WORK ORDER
Repeat every record exactly.

□ □ □ □

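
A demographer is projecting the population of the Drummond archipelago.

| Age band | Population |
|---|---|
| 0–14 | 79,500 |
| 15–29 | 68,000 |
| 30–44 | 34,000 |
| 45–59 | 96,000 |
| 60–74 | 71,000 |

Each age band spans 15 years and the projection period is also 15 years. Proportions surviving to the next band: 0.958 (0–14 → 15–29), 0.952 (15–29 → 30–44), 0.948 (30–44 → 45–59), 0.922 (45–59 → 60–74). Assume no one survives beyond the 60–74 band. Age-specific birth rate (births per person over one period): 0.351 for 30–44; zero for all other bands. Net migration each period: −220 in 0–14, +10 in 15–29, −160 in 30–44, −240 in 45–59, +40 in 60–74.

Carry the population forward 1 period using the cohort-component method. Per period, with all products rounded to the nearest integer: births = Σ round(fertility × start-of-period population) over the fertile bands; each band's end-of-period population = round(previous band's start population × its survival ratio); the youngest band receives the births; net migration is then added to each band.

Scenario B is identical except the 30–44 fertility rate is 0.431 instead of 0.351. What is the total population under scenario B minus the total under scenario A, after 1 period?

2720

After projecting period 1:
Births: 34000 × 0.351 = 11934
15–29: 79500 × 0.958 = 76161
30–44: 68000 × 0.952 = 64736
45–59: 34000 × 0.948 = 32232
60–74: 96000 × 0.922 = 88512
Net migration: 0–14 − 220 → 11714; 15–29 + 10 → 76171; 30–44 − 160 → 64576; 45–59 − 240 → 31992; 60–74 + 40 → 88552
Population now: 0–14=11714, 15–29=76171, 30–44=64576, 45–59=31992, 60–74=88552
Scenario A total after 1 period: 273005
Scenario B projection —
After projecting period 1:
Births: 34000 × 0.431 = 14654
15–29: 79500 × 0.958 = 76161
30–44: 68000 × 0.952 = 64736
45–59: 34000 × 0.948 = 32232
60–74: 96000 × 0.922 = 88512
Net migration: 0–14 − 220 → 14434; 15–29 + 10 → 76171; 30–44 − 160 → 64576; 45–59 − 240 → 31992; 60–74 + 40 → 88552
Population now: 0–14=14434, 15–29=76171, 30–44=64576, 45–59=31992, 60–74=88552
Scenario B total after 1 period: 275725
Difference B − A = 275725 − 273005 = 2720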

□ □ □ □

TASK ANSWER
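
A demographer is projecting the population of the Drummond archipelago.

| Age band | Population |
|---|---|
| 0–14 | 79,500 |
| 15–29 | 68,000 |
| 30–44 | 34,000 |
| 45–59 | 96,000 |
| 60–74 | 71,000 |

Each age band spans 15 years and the projection period is also 15 years. Proportions surviving to the next band: 0.958 (0–14 → 15–29), 0.952 (15–29 → 30–44), 0.948 (30–44 → 45–59), 0.922 (45–59 → 60–74). Assume no one survives beyond the 60–74 band. Age-specific birth rate (births per person over one period): 0.351 for 30–44; zero for all other bands. Net migration each period: −220 in 0–14, +10 in 15–29, −160 in 30–44, −240 in 45–59, +40 in 60–74.

Carry the population forward 1 period using the cohort-component method. Per period, with all products rounded to the nearest integer: births = Σ round(fertility × start-of-period population) over the fertile bands; each band's end-of-period population = round(previous band's start population × its survival ratio); the youngest band receives the births; net migration is then added to each band.

Scenario B is identical except the 30–44 fertility rate is 0.431 instead of 0.351. What is the total population under scenario B minus the total under scenario A, after 1 period?

2720

After projecting period 1:
Births: 34000 × 0.351 = 11934
15–29: 79500 × 0.958 = 76161
30–44: 68000 × 0.952 = 64736
45–59: 34000 × 0.948 = 32232
60–74: 96000 × 0.922 = 88512
Net migration: 0–14 − 220 → 11714; 15–29 + 10 → 76171; 30–44 − 160 → 64576; 45–59 − 240 → 31992; 60–74 + 40 → 88552
Population now: 0–14=11714, 15–29=76171, 30–44=64576, 45–59=31992, 60–74=88552
Scenario A total after 1 period: 273005
Scenario B projection —
After projecting period 1:
Births: 34000 × 0.431 = 14654
15–29: 79500 × 0.958 = 76161
30–44: 68000 × 0.952 = 64736
45–59: 34000 × 0.948 = 32232
60–74: 96000 × 0.922 = 88512
Net migration: 0–14 − 220 → 14434; 15–29 + 10 → 76171; 30–44 − 160 → 64576; 45–59 − 240 → 31992; 60–74 + 40 → 88552
Population now: 0–14=14434, 15–29=76171, 30–44=64576, 45–59=31992, 60–74=88552
Scenario B total after 1 period: 275725
Difference B − A = 275725 − 273005 = 2720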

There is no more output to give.